**Supplied data:**
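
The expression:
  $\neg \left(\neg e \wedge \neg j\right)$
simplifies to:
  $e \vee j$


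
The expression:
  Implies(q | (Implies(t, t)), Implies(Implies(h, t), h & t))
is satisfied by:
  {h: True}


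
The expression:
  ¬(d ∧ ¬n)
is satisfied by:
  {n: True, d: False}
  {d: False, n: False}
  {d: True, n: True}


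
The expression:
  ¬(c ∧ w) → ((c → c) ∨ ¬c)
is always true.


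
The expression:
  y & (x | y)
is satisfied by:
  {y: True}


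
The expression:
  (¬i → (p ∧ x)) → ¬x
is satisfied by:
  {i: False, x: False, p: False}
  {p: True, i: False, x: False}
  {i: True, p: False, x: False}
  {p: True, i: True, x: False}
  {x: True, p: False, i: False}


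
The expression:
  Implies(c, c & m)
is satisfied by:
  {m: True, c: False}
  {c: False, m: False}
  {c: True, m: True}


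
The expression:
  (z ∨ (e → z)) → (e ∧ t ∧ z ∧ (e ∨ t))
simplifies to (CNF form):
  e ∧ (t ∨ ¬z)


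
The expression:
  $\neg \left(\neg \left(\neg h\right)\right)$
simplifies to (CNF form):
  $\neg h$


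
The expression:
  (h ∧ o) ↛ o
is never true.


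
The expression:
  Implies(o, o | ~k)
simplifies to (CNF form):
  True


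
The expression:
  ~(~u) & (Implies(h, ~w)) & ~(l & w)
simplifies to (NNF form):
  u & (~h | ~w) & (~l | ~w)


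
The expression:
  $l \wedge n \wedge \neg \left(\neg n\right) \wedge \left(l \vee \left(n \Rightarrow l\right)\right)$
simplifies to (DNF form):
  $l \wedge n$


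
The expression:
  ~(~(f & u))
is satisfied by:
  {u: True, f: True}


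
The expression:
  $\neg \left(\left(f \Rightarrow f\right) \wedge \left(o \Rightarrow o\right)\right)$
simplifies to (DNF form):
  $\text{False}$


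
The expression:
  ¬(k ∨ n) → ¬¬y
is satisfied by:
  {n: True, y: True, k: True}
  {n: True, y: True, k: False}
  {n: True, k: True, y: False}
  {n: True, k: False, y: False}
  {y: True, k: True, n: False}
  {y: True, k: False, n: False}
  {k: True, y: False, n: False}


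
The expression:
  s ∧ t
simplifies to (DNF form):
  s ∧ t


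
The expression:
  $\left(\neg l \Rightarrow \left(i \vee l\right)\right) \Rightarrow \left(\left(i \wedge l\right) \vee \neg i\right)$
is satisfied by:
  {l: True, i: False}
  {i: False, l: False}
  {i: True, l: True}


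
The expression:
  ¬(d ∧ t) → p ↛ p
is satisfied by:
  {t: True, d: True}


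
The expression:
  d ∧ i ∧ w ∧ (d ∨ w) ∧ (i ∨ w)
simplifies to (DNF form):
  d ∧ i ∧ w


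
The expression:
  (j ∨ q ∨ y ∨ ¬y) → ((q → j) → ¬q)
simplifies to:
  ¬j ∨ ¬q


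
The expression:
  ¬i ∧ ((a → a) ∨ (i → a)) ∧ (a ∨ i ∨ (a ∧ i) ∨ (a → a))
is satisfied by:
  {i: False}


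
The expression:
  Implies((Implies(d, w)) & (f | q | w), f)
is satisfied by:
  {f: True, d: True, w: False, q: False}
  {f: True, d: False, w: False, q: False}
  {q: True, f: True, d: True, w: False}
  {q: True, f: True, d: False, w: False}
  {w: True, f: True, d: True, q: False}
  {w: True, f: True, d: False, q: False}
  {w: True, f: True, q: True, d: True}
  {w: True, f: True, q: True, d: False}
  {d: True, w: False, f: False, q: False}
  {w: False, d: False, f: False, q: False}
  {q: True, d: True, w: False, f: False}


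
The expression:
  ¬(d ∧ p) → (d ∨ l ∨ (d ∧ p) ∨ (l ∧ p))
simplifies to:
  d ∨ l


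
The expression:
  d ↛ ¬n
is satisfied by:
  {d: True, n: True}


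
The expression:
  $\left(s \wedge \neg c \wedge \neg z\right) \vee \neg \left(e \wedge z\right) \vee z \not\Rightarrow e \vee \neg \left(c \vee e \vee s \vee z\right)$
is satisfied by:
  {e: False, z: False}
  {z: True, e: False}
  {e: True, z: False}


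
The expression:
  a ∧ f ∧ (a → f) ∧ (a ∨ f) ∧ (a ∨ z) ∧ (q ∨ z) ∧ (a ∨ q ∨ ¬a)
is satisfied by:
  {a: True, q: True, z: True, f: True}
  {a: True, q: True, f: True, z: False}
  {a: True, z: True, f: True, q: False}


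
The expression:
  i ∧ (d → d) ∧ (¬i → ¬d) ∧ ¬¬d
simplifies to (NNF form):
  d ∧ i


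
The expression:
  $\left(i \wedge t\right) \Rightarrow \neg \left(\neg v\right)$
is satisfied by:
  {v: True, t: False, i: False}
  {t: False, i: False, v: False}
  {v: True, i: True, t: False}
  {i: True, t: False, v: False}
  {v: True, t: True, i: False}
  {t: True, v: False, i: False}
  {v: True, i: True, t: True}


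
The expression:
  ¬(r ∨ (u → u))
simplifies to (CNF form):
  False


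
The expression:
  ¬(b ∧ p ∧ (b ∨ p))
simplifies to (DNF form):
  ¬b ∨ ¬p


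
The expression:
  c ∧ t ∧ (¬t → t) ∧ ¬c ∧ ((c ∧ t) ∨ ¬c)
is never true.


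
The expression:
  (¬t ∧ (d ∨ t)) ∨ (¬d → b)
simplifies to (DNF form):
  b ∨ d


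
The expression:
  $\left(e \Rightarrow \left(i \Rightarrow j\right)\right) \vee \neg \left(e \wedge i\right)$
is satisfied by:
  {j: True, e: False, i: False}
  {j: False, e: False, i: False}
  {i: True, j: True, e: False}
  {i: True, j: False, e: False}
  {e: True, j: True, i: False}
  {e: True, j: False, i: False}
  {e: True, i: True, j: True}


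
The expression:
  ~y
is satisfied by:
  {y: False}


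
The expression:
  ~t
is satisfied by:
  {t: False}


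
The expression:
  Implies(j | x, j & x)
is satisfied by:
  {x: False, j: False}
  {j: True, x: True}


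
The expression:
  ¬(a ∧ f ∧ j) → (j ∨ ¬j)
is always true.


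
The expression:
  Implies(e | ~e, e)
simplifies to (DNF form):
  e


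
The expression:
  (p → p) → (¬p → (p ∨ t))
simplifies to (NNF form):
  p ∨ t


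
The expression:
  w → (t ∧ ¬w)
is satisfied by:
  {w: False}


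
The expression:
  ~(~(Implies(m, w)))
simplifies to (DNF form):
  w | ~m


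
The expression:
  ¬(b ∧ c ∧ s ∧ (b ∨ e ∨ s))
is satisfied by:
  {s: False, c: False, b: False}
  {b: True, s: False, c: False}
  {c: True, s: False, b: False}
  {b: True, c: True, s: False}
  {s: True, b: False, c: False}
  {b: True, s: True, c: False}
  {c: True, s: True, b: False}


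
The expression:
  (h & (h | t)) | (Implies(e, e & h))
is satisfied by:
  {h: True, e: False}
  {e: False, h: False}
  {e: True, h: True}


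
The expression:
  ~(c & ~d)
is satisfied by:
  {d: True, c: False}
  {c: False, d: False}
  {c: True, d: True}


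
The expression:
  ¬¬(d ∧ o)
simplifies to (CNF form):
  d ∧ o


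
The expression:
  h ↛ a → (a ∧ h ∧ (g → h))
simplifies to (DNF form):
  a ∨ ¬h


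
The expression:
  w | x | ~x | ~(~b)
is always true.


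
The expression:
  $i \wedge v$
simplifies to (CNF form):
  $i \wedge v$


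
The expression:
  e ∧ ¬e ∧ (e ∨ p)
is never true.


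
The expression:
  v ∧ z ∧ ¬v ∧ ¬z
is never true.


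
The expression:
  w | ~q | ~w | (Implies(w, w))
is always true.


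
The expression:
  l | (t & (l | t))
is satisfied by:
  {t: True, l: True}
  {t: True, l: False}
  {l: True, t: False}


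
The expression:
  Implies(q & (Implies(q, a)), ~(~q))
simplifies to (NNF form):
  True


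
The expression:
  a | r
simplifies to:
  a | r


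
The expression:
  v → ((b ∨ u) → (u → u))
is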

**Problem requirements:** Looking back over the listing above, how many lines include the word "Rightarrow"? Give the number and nothing more.

**Output for this exercise:** 6